### WHAT YOU ARE ASKED TO DO
Beneath this instruction is a block of data; output from it exactly the lines that run from the one containing "A hand-operated piston pump uses" through the one containing "A crank-and-slotted-lever quick-return", inclusive.

Collection entries:
========================================
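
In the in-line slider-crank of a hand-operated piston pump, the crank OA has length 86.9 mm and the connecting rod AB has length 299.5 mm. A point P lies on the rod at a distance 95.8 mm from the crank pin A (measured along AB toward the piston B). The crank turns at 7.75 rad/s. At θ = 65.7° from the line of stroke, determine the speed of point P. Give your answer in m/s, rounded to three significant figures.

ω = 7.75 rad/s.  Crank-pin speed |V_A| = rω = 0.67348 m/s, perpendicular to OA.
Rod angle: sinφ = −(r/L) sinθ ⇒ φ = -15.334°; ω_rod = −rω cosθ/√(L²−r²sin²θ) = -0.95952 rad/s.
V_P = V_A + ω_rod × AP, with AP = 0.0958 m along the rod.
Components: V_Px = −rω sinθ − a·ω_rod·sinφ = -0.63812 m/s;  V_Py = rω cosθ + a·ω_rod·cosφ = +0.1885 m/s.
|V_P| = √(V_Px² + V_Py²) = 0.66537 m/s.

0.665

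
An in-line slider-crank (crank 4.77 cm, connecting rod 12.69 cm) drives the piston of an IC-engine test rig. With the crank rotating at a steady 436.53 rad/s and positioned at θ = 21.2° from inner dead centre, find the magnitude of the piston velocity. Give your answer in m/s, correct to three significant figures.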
========================================
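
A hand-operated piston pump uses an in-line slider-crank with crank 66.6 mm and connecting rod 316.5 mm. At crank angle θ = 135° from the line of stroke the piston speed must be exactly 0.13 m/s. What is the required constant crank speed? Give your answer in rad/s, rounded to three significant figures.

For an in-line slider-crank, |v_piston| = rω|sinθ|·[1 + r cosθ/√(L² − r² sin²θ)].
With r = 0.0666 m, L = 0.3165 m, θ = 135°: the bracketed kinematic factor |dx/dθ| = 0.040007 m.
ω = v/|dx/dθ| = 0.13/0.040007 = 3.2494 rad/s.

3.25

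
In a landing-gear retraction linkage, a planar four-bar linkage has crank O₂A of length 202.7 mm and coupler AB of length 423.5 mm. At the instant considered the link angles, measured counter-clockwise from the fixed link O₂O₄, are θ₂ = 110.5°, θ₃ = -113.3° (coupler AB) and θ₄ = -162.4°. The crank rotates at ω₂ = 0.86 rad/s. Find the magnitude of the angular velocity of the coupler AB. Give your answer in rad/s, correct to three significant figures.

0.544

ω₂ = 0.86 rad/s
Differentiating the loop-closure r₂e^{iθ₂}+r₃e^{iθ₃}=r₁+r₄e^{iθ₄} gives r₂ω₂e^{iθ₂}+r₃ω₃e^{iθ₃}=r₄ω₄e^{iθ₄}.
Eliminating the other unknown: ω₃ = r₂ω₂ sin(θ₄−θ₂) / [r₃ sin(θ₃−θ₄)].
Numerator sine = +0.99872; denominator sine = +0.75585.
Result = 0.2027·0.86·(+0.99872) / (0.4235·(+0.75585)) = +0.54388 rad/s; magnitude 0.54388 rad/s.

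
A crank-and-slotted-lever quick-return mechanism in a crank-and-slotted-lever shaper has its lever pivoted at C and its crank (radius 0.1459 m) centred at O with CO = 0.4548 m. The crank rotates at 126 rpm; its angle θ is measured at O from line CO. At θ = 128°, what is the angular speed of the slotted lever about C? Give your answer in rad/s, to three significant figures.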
========================================
### RESULT OF THE EXERCISE
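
A hand-operated piston pump uses an in-line slider-crank with crank 66.6 mm and connecting rod 316.5 mm. At crank angle θ = 135° from the line of stroke the piston speed must be exactly 0.13 m/s. What is the required constant crank speed? Give your answer in rad/s, rounded to three significant figures.

For an in-line slider-crank, |v_piston| = rω|sinθ|·[1 + r cosθ/√(L² − r² sin²θ)].
With r = 0.0666 m, L = 0.3165 m, θ = 135°: the bracketed kinematic factor |dx/dθ| = 0.040007 m.
ω = v/|dx/dθ| = 0.13/0.040007 = 3.2494 rad/s.

3.25

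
In a landing-gear retraction linkage, a planar four-bar linkage has crank O₂A of length 202.7 mm and coupler AB of length 423.5 mm. At the instant considered the link angles, measured counter-clockwise from the fixed link O₂O₄, are θ₂ = 110.5°, θ₃ = -113.3° (coupler AB) and θ₄ = -162.4°. The crank rotates at ω₂ = 0.86 rad/s. Find the magnitude of the angular velocity of the coupler AB. Give your answer in rad/s, correct to three significant figures.

0.544

ω₂ = 0.86 rad/s
Differentiating the loop-closure r₂e^{iθ₂}+r₃e^{iθ₃}=r₁+r₄e^{iθ₄} gives r₂ω₂e^{iθ₂}+r₃ω₃e^{iθ₃}=r₄ω₄e^{iθ₄}.
Eliminating the other unknown: ω₃ = r₂ω₂ sin(θ₄−θ₂) / [r₃ sin(θ₃−θ₄)].
Numerator sine = +0.99872; denominator sine = +0.75585.
Result = 0.2027·0.86·(+0.99872) / (0.4235·(+0.75585)) = +0.54388 rad/s; magnitude 0.54388 rad/s.

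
A crank-and-slotted-lever quick-return mechanism in a crank-and-slotted-lever shaper has its lever pivoted at C and its crank (radius 0.1459 m) centred at O with CO = 0.4548 m. The crank rotates at 126 rpm; its angle θ is measured at O from line CO. At θ = 128°, what is the angular speed of the slotted lever about C? Give your answer in rad/s, to three significant figures.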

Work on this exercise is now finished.